[Extracted material Boundary: Start]
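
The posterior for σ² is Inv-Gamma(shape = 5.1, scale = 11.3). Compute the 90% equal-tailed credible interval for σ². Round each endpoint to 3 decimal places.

Inverse-Gamma(5.1, 11.3) quantiles: F⁻¹(0.05) and F⁻¹(0.95).
Equivalently, 1/σ² ~ Gamma(5.1, rate = 11.3); invert its 0.95 and 0.05 quantiles.
Posterior mean ≈ 2.756, SD ≈ 1.565; a Normal approximation gives roughly [0.181, 5.331].
Exact: lower = 1.216; upper = 5.559.

[1.216, 5.559]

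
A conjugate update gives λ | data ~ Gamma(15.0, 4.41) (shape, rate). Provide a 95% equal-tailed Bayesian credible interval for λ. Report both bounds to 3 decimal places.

[1.904, 5.326]

Posterior: Gamma(shape 15.0, rate 4.41).
Equal-tailed 95% interval: Gamma(15.0, 4.41) quantiles at 0.025 and 0.975.
Posterior mean ≈ 3.401, SD ≈ 0.878; a Normal approximation gives roughly [1.680, 5.123].
Exact: lower = 1.904; upper = 5.326.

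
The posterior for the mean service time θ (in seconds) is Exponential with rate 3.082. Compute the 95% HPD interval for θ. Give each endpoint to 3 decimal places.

[0.000, 0.972]

The exponential density is strictly decreasing on [0, ∞), so the HPD interval is anchored at 0: [0, q] with P(θ ≤ q) = 0.95.
q = −ln(1 − 0.95) / 3.082 = 2.9957 / 3.082 = 0.972.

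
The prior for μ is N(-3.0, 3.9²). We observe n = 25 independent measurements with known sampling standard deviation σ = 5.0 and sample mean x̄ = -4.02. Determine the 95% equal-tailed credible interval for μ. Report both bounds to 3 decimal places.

[-5.856, -2.059]

Posterior precision = 1/3.9² + 25/5.0² = 0.0657 + 1.0000 = 1.0657, so posterior SD = 0.9687.
Posterior mean = (-3.0/3.9² + 25·-4.02/5.0²) / 1.0657 = -3.9571.
Interval: -3.9571 ± 1.960 × 0.9687 → [-5.856, -2.059].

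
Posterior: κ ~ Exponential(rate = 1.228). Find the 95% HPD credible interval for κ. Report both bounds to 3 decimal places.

[0.000, 2.440]

The exponential density is strictly decreasing on [0, ∞), so the HPD interval is anchored at 0: [0, q] with P(κ ≤ q) = 0.95.
q = −ln(1 − 0.95) / 1.228 = 2.9957 / 1.228 = 2.440.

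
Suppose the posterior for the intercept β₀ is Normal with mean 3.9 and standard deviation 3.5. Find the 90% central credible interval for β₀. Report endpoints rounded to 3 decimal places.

[-1.857, 9.657]

The posterior is symmetric, so the 90% equal-tailed interval is β₀ = 3.9 ± z·3.5 with z = 1.645.
Half-width: 1.645 × 3.5 = 5.757.
3.9 − 5.757 = -1.857; 3.9 + 5.757 = 9.657.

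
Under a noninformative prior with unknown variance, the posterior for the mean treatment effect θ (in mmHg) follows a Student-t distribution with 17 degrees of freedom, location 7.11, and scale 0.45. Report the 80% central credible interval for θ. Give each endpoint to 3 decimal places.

[6.510, 7.710]

The t_17 distribution is symmetric; the 80% interval is 7.11 ± t·0.45 with t_{0.9,17} = 1.333.
Half-width: 1.333 × 0.45 = 0.600.
7.11 − 0.600 = 6.510; 7.11 + 0.600 = 7.710.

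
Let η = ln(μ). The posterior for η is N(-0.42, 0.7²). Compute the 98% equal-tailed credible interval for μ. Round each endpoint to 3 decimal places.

On the log scale the 98% interval is -0.42 ± 2.326 × 0.7 = [-2.0484, 1.2084].
Exponentiate: [e^-2.0484, e^1.2084] = [0.129, 3.348].

[0.129, 3.348]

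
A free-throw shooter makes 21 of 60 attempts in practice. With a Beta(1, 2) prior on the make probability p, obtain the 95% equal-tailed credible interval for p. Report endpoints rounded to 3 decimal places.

Posterior: Beta(1+21, 2+39) = Beta(22, 41).
Equal-tailed 95% interval: the 0.025 and 0.975 quantiles of Beta(22, 41).
Posterior mean ≈ 0.349, SD ≈ 0.060; a Normal approximation gives roughly [0.232, 0.466].
Exact: F⁻¹(0.025) = 0.237; F⁻¹(0.975) = 0.470.

[0.237, 0.470]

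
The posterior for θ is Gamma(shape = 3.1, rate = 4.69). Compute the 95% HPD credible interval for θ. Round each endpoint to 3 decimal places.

The posterior is unimodal and skewed, so the HPD interval has equal density at both endpoints and is the shortest 95% interval.
Solving f(0.072) = f(1.399) with F(1.399) − F(0.072) = 0.95 gives [0.072, 1.399].
For comparison, the equal-tailed interval is [0.141, 1.574]; the HPD is narrower and shifted toward the mode.

[0.072, 1.399]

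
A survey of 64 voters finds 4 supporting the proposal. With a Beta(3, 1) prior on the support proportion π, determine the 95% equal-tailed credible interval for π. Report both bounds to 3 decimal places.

Posterior: Beta(3+4, 1+60) = Beta(7, 61).
Equal-tailed 95% interval: the 0.025 and 0.975 quantiles of Beta(7, 61).
Posterior mean ≈ 0.103, SD ≈ 0.037; a Normal approximation gives roughly [0.031, 0.175].
Exact: F⁻¹(0.025) = 0.043; F⁻¹(0.975) = 0.185.

[0.043, 0.185]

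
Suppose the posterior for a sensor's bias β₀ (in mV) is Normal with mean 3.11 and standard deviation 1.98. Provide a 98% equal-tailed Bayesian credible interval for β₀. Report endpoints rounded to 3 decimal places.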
[Extracted material Boundary: End]
Write out every record verbatim.

Answer to this exercise
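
The posterior for σ² is Inv-Gamma(shape = 5.1, scale = 11.3). Compute the 90% equal-tailed credible interval for σ². Round each endpoint to 3 decimal places.

Inverse-Gamma(5.1, 11.3) quantiles: F⁻¹(0.05) and F⁻¹(0.95).
Equivalently, 1/σ² ~ Gamma(5.1, rate = 11.3); invert its 0.95 and 0.05 quantiles.
Posterior mean ≈ 2.756, SD ≈ 1.565; a Normal approximation gives roughly [0.181, 5.331].
Exact: lower = 1.216; upper = 5.559.

[1.216, 5.559]

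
A conjugate update gives λ | data ~ Gamma(15.0, 4.41) (shape, rate). Provide a 95% equal-tailed Bayesian credible interval for λ. Report both bounds to 3 decimal places.

[1.904, 5.326]

Posterior: Gamma(shape 15.0, rate 4.41).
Equal-tailed 95% interval: Gamma(15.0, 4.41) quantiles at 0.025 and 0.975.
Posterior mean ≈ 3.401, SD ≈ 0.878; a Normal approximation gives roughly [1.680, 5.123].
Exact: lower = 1.904; upper = 5.326.

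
The posterior for the mean service time θ (in seconds) is Exponential with rate 3.082. Compute the 95% HPD interval for θ. Give each endpoint to 3 decimal places.

[0.000, 0.972]

The exponential density is strictly decreasing on [0, ∞), so the HPD interval is anchored at 0: [0, q] with P(θ ≤ q) = 0.95.
q = −ln(1 − 0.95) / 3.082 = 2.9957 / 3.082 = 0.972.

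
The prior for μ is N(-3.0, 3.9²). We observe n = 25 independent measurements with known sampling standard deviation σ = 5.0 and sample mean x̄ = -4.02. Determine the 95% equal-tailed credible interval for μ. Report both bounds to 3 decimal places.

[-5.856, -2.059]

Posterior precision = 1/3.9² + 25/5.0² = 0.0657 + 1.0000 = 1.0657, so posterior SD = 0.9687.
Posterior mean = (-3.0/3.9² + 25·-4.02/5.0²) / 1.0657 = -3.9571.
Interval: -3.9571 ± 1.960 × 0.9687 → [-5.856, -2.059].

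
Posterior: κ ~ Exponential(rate = 1.228). Find the 95% HPD credible interval for κ. Report both bounds to 3 decimal places.

[0.000, 2.440]

The exponential density is strictly decreasing on [0, ∞), so the HPD interval is anchored at 0: [0, q] with P(κ ≤ q) = 0.95.
q = −ln(1 − 0.95) / 1.228 = 2.9957 / 1.228 = 2.440.

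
Suppose the posterior for the intercept β₀ is Normal with mean 3.9 and standard deviation 3.5. Find the 90% central credible interval for β₀. Report endpoints rounded to 3 decimal places.

[-1.857, 9.657]

The posterior is symmetric, so the 90% equal-tailed interval is β₀ = 3.9 ± z·3.5 with z = 1.645.
Half-width: 1.645 × 3.5 = 5.757.
3.9 − 5.757 = -1.857; 3.9 + 5.757 = 9.657.

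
Under a noninformative prior with unknown variance, the posterior for the mean treatment effect θ (in mmHg) follows a Student-t distribution with 17 degrees of freedom, location 7.11, and scale 0.45. Report the 80% central credible interval for θ. Give each endpoint to 3 decimal places.

[6.510, 7.710]

The t_17 distribution is symmetric; the 80% interval is 7.11 ± t·0.45 with t_{0.9,17} = 1.333.
Half-width: 1.333 × 0.45 = 0.600.
7.11 − 0.600 = 6.510; 7.11 + 0.600 = 7.710.

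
Let η = ln(μ). The posterior for η is N(-0.42, 0.7²). Compute the 98% equal-tailed credible interval for μ. Round each endpoint to 3 decimal places.

On the log scale the 98% interval is -0.42 ± 2.326 × 0.7 = [-2.0484, 1.2084].
Exponentiate: [e^-2.0484, e^1.2084] = [0.129, 3.348].

[0.129, 3.348]

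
A free-throw shooter makes 21 of 60 attempts in practice. With a Beta(1, 2) prior on the make probability p, obtain the 95% equal-tailed credible interval for p. Report endpoints rounded to 3 decimal places.

Posterior: Beta(1+21, 2+39) = Beta(22, 41).
Equal-tailed 95% interval: the 0.025 and 0.975 quantiles of Beta(22, 41).
Posterior mean ≈ 0.349, SD ≈ 0.060; a Normal approximation gives roughly [0.232, 0.466].
Exact: F⁻¹(0.025) = 0.237; F⁻¹(0.975) = 0.470.

[0.237, 0.470]

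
The posterior for θ is Gamma(shape = 3.1, rate = 4.69). Compute the 95% HPD credible interval for θ. Round each endpoint to 3 decimal places.

The posterior is unimodal and skewed, so the HPD interval has equal density at both endpoints and is the shortest 95% interval.
Solving f(0.072) = f(1.399) with F(1.399) − F(0.072) = 0.95 gives [0.072, 1.399].
For comparison, the equal-tailed interval is [0.141, 1.574]; the HPD is narrower and shifted toward the mode.

[0.072, 1.399]

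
A survey of 64 voters finds 4 supporting the proposal. With a Beta(3, 1) prior on the support proportion π, determine the 95% equal-tailed credible interval for π. Report both bounds to 3 decimal places.

Posterior: Beta(3+4, 1+60) = Beta(7, 61).
Equal-tailed 95% interval: the 0.025 and 0.975 quantiles of Beta(7, 61).
Posterior mean ≈ 0.103, SD ≈ 0.037; a Normal approximation gives roughly [0.031, 0.175].
Exact: F⁻¹(0.025) = 0.043; F⁻¹(0.975) = 0.185.

[0.043, 0.185]

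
Suppose the posterior for a sensor's bias β₀ (in mV) is Normal with mean 3.11 and standard deviation 1.98. Provide a 98% equal-tailed Bayesian credible interval for β₀. Report endpoints rounded to 3 decimal places.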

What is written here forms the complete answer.